= Beginning of Section =

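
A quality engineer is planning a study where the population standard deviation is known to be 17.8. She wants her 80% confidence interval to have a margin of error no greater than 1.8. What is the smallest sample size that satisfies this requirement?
n ≥ 161

For margin E ≤ 1.8:
n ≥ (z* · σ / E)²
n ≥ (1.282 · 17.8 / 1.8)²
n ≥ 160.72

Minimum n = 161 (rounding up)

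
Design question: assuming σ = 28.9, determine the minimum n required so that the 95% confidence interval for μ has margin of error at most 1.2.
n ≥ 2229

For margin E ≤ 1.2:
n ≥ (z* · σ / E)²
n ≥ (1.960 · 28.9 / 1.2)²
n ≥ 2228.15

Minimum n = 2229 (rounding up)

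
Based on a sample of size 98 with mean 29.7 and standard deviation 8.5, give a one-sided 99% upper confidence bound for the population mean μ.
μ ≤ 31.73

Upper bound (one-sided):
t* = 2.365 (one-sided for 99%)
Upper bound = x̄ + t* · s/√n = 29.7 + 2.365 · 8.5/√98 = 31.73

We are 99% confident that μ ≤ 31.73.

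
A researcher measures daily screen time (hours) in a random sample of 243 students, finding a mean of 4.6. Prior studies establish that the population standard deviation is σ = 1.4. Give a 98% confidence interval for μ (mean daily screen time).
(4.39, 4.81)

z-interval (σ known):
z* = 2.326 for 98% confidence

Margin of error = z* · σ/√n = 2.326 · 1.4/√243 = 0.21

CI: (4.6 - 0.21, 4.6 + 0.21) = (4.39, 4.81)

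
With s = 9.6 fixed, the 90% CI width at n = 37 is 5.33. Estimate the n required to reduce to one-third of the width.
n ≈ 333

CI width ∝ 1/√n
To reduce width by factor 3, need √n to grow by 3 → need 3² = 9 times as many samples.

Current: n = 37, width = 5.33
New: n = 333, width ≈ 1.74

Width reduced by factor of 5.33/1.74 = 3.06.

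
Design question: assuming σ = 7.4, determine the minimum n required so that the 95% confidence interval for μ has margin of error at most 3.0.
n ≥ 24

For margin E ≤ 3.0:
n ≥ (z* · σ / E)²
n ≥ (1.960 · 7.4 / 3.0)²
n ≥ 23.37

Minimum n = 24 (rounding up)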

= End of Section =

Work instructions :: Reproduce all of the entries word for word.

Task solution ::
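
A quality engineer is planning a study where the population standard deviation is known to be 17.8. She wants her 80% confidence interval to have a margin of error no greater than 1.8. What is the smallest sample size that satisfies this requirement?
n ≥ 161

For margin E ≤ 1.8:
n ≥ (z* · σ / E)²
n ≥ (1.282 · 17.8 / 1.8)²
n ≥ 160.72

Minimum n = 161 (rounding up)

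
Design question: assuming σ = 28.9, determine the minimum n required so that the 95% confidence interval for μ has margin of error at most 1.2.
n ≥ 2229

For margin E ≤ 1.2:
n ≥ (z* · σ / E)²
n ≥ (1.960 · 28.9 / 1.2)²
n ≥ 2228.15

Minimum n = 2229 (rounding up)

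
Based on a sample of size 98 with mean 29.7 and standard deviation 8.5, give a one-sided 99% upper confidence bound for the population mean μ.
μ ≤ 31.73

Upper bound (one-sided):
t* = 2.365 (one-sided for 99%)
Upper bound = x̄ + t* · s/√n = 29.7 + 2.365 · 8.5/√98 = 31.73

We are 99% confident that μ ≤ 31.73.

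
A researcher measures daily screen time (hours) in a random sample of 243 students, finding a mean of 4.6. Prior studies establish that the population standard deviation is σ = 1.4. Give a 98% confidence interval for μ (mean daily screen time).
(4.39, 4.81)

z-interval (σ known):
z* = 2.326 for 98% confidence

Margin of error = z* · σ/√n = 2.326 · 1.4/√243 = 0.21

CI: (4.6 - 0.21, 4.6 + 0.21) = (4.39, 4.81)

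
With s = 9.6 fixed, the 90% CI width at n = 37 is 5.33. Estimate the n required to reduce to one-third of the width.
n ≈ 333

CI width ∝ 1/√n
To reduce width by factor 3, need √n to grow by 3 → need 3² = 9 times as many samples.

Current: n = 37, width = 5.33
New: n = 333, width ≈ 1.74

Width reduced by factor of 5.33/1.74 = 3.06.

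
Design question: assuming σ = 7.4, determine the minimum n required so that the 95% confidence interval for μ has margin of error at most 3.0.
n ≥ 24

For margin E ≤ 3.0:
n ≥ (z* · σ / E)²
n ≥ (1.960 · 7.4 / 3.0)²
n ≥ 23.37

Minimum n = 24 (rounding up)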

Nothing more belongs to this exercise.